■ TO DO ■
Which lines below hold the word "Factor"? Report each one.

——

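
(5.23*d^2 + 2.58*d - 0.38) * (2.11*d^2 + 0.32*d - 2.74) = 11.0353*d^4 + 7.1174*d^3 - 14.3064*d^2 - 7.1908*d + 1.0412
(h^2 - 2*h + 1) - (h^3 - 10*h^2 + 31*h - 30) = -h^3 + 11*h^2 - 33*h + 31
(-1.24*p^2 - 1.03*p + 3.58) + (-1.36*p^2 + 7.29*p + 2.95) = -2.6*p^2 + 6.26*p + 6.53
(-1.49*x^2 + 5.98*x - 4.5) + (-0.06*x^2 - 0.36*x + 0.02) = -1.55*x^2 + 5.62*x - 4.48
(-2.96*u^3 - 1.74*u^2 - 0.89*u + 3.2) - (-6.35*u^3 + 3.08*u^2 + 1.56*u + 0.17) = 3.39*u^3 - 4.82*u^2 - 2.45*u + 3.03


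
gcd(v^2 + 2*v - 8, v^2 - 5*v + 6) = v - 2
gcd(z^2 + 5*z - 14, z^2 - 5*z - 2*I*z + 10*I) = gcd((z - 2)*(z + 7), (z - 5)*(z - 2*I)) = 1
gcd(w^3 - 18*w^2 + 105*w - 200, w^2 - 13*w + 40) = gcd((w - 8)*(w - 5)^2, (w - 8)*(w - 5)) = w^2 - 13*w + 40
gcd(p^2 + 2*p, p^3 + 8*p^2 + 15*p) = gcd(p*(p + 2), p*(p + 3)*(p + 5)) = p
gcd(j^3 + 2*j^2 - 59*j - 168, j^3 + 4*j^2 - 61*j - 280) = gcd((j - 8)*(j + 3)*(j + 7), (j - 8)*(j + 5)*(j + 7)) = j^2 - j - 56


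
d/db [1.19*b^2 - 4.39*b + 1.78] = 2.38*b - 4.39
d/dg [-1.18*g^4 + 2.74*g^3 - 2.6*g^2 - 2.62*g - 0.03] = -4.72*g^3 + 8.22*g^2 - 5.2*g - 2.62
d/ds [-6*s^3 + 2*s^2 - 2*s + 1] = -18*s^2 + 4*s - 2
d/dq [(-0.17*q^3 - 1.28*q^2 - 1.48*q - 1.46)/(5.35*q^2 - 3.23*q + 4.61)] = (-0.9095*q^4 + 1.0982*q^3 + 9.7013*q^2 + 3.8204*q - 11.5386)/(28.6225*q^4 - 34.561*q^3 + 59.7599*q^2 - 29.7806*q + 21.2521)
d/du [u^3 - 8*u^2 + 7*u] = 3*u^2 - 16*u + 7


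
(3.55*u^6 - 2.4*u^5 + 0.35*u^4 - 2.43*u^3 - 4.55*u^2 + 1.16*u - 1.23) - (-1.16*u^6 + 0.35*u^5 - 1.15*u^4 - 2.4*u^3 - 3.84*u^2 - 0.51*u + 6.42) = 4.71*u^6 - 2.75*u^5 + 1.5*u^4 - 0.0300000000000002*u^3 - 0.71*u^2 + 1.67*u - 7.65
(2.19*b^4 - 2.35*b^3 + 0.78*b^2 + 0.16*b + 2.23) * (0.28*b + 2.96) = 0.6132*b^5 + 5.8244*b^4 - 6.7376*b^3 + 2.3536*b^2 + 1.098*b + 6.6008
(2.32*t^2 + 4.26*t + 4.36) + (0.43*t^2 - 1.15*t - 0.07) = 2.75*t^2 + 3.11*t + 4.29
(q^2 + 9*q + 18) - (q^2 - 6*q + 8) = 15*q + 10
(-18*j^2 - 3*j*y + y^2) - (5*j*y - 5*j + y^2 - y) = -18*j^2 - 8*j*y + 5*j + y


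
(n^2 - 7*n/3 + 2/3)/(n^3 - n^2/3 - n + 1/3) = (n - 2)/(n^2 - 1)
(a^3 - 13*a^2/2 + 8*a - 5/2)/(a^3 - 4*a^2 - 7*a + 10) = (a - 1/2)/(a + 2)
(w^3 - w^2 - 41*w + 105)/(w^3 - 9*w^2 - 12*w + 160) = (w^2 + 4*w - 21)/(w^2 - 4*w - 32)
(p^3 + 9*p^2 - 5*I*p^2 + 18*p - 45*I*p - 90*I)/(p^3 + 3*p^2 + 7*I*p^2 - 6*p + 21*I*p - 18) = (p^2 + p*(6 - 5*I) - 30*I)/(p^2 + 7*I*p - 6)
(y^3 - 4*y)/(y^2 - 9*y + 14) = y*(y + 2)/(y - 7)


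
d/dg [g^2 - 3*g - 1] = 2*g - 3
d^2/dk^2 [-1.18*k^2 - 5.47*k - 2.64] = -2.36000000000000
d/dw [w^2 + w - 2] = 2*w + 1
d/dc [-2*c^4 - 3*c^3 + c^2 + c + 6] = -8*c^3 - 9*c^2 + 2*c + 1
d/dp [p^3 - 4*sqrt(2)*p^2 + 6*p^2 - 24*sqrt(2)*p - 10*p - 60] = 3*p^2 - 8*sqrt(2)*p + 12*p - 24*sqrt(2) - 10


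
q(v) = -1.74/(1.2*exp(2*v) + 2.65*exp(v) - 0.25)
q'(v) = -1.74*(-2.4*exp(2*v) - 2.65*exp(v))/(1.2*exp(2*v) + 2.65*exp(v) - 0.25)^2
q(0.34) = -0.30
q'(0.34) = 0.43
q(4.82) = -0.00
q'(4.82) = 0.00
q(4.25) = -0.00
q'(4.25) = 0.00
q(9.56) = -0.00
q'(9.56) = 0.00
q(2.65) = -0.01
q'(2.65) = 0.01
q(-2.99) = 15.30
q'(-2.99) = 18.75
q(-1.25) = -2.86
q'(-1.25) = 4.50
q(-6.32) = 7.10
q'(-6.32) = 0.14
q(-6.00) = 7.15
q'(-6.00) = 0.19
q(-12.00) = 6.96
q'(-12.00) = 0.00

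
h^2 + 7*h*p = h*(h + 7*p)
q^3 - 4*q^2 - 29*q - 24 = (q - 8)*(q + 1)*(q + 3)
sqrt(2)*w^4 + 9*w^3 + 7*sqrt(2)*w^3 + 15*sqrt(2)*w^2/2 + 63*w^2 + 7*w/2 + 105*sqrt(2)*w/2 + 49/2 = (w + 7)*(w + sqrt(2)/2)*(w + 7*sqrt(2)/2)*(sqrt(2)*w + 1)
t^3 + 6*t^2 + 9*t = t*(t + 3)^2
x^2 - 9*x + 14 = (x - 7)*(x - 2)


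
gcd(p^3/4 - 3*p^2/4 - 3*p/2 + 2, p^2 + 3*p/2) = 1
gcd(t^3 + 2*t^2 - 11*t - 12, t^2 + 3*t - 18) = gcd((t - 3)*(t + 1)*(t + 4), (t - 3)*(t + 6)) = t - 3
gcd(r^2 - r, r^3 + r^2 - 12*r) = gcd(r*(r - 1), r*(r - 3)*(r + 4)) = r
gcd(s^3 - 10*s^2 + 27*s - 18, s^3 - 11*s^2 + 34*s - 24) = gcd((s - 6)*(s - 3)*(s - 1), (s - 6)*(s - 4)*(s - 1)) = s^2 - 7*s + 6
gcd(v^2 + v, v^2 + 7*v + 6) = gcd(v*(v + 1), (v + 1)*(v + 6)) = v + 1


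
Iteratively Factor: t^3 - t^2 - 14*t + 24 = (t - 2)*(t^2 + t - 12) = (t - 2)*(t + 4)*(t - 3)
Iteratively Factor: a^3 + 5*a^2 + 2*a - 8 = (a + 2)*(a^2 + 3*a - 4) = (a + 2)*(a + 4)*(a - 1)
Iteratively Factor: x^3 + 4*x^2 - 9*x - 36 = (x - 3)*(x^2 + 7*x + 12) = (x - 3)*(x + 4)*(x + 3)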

——

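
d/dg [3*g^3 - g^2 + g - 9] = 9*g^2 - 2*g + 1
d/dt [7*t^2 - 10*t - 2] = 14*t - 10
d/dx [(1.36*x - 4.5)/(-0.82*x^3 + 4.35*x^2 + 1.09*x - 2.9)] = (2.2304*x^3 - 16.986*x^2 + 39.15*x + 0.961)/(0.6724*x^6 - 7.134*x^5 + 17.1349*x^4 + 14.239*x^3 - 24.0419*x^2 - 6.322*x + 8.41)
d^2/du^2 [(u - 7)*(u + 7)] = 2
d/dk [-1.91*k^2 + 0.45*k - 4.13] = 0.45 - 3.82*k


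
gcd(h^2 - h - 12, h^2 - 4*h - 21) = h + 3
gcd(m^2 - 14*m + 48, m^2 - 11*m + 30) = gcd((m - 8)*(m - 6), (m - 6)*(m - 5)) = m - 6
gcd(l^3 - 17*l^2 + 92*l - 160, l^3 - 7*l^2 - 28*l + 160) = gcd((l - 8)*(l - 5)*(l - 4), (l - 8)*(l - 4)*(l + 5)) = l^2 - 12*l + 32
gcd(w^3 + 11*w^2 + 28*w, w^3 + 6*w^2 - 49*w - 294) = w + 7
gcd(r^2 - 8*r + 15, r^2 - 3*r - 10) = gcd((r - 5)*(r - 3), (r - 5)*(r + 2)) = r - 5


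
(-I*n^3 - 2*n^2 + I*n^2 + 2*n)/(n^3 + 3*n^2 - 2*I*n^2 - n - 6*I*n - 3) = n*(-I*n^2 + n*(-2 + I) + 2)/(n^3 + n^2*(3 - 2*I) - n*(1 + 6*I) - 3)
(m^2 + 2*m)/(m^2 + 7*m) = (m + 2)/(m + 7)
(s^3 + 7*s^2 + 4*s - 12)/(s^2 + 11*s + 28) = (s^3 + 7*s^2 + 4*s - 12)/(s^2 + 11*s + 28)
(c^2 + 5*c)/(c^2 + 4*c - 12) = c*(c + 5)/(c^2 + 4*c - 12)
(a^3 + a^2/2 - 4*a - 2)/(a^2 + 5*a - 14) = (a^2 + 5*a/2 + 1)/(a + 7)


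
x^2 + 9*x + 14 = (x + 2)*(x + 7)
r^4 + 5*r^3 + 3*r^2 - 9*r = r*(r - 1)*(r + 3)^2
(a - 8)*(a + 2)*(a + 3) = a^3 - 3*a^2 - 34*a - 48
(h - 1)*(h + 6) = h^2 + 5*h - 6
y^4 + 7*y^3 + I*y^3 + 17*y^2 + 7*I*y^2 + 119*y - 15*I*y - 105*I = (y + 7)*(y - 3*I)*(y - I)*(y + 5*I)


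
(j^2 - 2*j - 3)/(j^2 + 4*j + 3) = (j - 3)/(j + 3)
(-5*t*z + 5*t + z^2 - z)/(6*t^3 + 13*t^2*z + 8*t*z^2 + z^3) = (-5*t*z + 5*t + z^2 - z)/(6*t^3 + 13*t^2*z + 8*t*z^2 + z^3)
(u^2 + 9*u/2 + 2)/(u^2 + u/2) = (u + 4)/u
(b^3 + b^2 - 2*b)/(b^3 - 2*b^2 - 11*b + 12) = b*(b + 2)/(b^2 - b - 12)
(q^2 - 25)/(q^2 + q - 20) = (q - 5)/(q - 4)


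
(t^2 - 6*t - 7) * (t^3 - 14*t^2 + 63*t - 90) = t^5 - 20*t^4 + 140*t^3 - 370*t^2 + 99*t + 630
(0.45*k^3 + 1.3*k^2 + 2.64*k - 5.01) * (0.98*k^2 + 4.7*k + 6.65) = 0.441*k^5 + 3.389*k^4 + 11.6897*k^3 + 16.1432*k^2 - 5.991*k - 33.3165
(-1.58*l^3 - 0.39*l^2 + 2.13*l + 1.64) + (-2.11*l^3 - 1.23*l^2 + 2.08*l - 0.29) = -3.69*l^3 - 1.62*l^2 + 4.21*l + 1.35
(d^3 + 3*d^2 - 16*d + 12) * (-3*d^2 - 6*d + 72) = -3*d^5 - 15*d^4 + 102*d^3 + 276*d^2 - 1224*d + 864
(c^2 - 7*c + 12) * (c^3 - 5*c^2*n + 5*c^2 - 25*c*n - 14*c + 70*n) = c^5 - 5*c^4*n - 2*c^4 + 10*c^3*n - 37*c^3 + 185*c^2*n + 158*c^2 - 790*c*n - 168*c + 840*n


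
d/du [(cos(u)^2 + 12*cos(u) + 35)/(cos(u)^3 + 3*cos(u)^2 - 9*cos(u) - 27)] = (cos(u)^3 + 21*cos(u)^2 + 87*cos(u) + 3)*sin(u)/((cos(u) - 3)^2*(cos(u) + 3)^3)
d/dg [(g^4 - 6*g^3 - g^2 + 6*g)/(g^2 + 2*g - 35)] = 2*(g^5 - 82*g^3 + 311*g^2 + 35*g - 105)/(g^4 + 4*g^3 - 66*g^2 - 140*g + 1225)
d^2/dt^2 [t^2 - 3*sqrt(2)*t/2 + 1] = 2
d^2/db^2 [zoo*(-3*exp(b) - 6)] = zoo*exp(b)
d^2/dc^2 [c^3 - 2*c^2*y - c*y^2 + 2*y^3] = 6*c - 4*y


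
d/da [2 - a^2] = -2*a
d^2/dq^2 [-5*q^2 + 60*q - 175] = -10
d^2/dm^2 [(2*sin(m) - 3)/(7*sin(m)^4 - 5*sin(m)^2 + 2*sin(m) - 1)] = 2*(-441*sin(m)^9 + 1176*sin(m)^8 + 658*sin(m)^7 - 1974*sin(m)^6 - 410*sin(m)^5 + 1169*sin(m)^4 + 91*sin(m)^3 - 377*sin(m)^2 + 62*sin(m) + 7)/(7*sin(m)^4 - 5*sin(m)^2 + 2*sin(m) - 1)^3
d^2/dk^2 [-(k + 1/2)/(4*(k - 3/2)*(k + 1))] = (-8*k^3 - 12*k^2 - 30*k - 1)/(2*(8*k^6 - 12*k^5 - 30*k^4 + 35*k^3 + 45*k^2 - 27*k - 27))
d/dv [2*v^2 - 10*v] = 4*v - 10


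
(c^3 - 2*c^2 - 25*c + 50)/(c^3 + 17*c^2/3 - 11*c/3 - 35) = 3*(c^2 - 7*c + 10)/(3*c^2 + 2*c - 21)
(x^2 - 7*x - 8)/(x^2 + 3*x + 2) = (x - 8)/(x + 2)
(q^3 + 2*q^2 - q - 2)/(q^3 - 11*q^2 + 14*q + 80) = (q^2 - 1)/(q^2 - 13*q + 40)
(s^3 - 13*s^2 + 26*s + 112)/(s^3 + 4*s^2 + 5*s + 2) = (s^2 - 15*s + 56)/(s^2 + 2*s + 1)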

——

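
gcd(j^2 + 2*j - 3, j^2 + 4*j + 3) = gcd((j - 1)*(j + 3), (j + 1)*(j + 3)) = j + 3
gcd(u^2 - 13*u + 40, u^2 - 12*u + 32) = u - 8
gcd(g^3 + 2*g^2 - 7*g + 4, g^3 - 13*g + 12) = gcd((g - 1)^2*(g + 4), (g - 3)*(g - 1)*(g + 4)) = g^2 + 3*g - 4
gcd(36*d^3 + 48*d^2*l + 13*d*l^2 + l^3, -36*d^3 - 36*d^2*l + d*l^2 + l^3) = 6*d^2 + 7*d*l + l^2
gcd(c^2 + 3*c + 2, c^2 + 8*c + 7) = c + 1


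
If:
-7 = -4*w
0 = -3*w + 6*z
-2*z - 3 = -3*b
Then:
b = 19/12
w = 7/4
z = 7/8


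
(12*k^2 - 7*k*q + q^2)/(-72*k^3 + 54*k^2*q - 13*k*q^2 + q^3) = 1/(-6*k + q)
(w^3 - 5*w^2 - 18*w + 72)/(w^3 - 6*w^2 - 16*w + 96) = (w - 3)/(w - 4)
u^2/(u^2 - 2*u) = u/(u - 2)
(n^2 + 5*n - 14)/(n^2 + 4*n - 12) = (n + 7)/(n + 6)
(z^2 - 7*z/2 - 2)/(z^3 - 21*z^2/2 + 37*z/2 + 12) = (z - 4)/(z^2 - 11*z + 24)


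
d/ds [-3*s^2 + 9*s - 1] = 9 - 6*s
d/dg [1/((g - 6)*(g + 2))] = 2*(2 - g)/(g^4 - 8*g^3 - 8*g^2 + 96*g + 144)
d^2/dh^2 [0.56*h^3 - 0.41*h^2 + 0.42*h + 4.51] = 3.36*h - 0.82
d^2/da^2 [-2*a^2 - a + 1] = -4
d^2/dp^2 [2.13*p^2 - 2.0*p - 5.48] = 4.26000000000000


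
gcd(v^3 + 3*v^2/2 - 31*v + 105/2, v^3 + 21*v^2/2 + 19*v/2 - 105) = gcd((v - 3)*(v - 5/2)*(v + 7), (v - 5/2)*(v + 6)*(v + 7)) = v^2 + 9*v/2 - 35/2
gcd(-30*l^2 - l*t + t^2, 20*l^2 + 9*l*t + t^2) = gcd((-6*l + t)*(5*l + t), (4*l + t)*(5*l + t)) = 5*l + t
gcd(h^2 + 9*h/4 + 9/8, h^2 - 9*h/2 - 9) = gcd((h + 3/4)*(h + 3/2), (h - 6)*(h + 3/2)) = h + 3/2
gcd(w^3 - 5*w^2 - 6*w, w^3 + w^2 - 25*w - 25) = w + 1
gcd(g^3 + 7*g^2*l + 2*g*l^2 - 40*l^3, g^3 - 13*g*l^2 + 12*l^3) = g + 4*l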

——

■ SOLUTION TO THIS EXERCISE ■
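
Iteratively Factor: t^3 - t^2 - 14*t + 24 = (t - 2)*(t^2 + t - 12) = (t - 2)*(t + 4)*(t - 3)
Iteratively Factor: a^3 + 5*a^2 + 2*a - 8 = (a + 2)*(a^2 + 3*a - 4) = (a + 2)*(a + 4)*(a - 1)
Iteratively Factor: x^3 + 4*x^2 - 9*x - 36 = (x - 3)*(x^2 + 7*x + 12) = (x - 3)*(x + 4)*(x + 3)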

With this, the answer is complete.